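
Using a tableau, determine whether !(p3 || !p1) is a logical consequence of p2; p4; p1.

No

Initial set: {p2; p4; p1; !!(p3 || !p1)}.
!!(p3 || !p1): β-rule — branch into p3  //  !p1.
  branch 1 (add p3):
    ○ open, literals {p1=1, p2=1, p3=1, p4=1}.
  branch 2 (add !p1):
    × closes — contains both p1 and !p1.
1 branch closed, 1 open.
An open branch gives a countermodel: p1=1, p2=1, p3=1, p4=1 (unmentioned atoms arbitrary); the premises hold there but the conclusion fails.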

▶ [TASK INSTRUCTIONS] Every line of the listing, first to last, should be retyped exactly.

▶ [RESPONSE FOR THIS EXERCISE]
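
Using a tableau, determine whether !(p3 || !p1) is a logical consequence of p2; p4; p1.

No

Initial set: {p2; p4; p1; !!(p3 || !p1)}.
!!(p3 || !p1): β-rule — branch into p3  //  !p1.
  branch 1 (add p3):
    ○ open, literals {p1=1, p2=1, p3=1, p4=1}.
  branch 2 (add !p1):
    × closes — contains both p1 and !p1.
1 branch closed, 1 open.
An open branch gives a countermodel: p1=1, p2=1, p3=1, p4=1 (unmentioned atoms arbitrary); the premises hold there but the conclusion fails.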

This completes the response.